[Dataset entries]
*** Begin section ***

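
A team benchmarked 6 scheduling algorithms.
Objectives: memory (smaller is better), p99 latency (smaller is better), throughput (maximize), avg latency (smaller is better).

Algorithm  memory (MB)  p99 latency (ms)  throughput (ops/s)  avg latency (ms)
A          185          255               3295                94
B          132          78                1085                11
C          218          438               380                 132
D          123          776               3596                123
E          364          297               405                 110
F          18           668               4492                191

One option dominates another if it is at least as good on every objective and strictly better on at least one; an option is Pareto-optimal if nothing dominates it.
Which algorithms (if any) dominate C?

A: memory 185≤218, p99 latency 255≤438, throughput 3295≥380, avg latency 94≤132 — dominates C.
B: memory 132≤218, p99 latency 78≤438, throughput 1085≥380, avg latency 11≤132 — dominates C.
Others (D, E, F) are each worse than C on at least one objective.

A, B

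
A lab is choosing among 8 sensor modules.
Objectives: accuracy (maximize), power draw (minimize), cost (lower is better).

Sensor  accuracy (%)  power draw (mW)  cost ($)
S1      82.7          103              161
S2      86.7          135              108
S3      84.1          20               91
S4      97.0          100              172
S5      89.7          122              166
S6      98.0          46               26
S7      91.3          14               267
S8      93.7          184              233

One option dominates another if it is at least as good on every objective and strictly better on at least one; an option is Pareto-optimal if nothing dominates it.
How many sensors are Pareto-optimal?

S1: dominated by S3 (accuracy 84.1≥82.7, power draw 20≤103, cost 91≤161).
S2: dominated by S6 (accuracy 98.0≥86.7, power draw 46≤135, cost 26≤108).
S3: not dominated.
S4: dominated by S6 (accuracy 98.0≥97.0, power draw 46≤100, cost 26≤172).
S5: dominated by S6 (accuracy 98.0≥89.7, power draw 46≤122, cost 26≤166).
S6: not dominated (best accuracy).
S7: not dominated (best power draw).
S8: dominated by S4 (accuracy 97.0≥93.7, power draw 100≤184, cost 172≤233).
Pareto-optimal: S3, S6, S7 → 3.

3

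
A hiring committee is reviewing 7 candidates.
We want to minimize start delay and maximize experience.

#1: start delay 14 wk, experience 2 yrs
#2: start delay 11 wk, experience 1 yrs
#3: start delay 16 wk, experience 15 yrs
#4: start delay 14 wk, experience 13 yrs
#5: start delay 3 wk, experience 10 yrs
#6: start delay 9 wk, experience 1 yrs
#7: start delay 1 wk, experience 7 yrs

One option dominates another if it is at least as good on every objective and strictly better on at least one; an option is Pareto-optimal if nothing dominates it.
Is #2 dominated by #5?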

*** End section ***
*** Begin section ***

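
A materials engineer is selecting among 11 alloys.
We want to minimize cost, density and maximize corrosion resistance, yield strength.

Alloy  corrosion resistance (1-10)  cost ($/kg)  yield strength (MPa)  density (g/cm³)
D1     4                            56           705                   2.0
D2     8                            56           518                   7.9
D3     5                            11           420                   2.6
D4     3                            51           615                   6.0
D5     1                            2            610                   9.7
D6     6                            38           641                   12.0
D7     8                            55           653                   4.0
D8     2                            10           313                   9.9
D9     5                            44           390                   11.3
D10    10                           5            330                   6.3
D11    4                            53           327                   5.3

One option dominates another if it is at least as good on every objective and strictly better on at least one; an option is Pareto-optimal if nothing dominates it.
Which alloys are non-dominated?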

*** End section ***
*** Begin section ***

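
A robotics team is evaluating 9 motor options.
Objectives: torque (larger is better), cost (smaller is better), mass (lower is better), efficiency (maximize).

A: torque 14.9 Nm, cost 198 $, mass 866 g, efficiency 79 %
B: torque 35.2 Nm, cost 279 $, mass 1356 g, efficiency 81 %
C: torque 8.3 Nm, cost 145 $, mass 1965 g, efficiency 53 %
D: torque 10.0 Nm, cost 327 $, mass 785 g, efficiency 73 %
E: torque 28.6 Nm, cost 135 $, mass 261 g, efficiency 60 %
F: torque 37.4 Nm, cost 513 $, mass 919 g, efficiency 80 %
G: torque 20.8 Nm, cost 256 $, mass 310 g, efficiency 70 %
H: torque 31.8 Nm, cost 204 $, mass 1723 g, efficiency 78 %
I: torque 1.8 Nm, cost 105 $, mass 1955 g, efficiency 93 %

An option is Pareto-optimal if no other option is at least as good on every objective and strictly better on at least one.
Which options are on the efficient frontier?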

*** End section ***

TASK GOAL =
I'd like the lines above from the one with "A team benchmarked 6 scheduling algorithms." up to and including the one with "avg latency (ms)" copied exactly, with no other lines.

RESPONSE BOX =
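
A team benchmarked 6 scheduling algorithms.
Objectives: memory (smaller is better), p99 latency (smaller is better), throughput (maximize), avg latency (smaller is better).

Algorithm  memory (MB)  p99 latency (ms)  throughput (ops/s)  avg latency (ms)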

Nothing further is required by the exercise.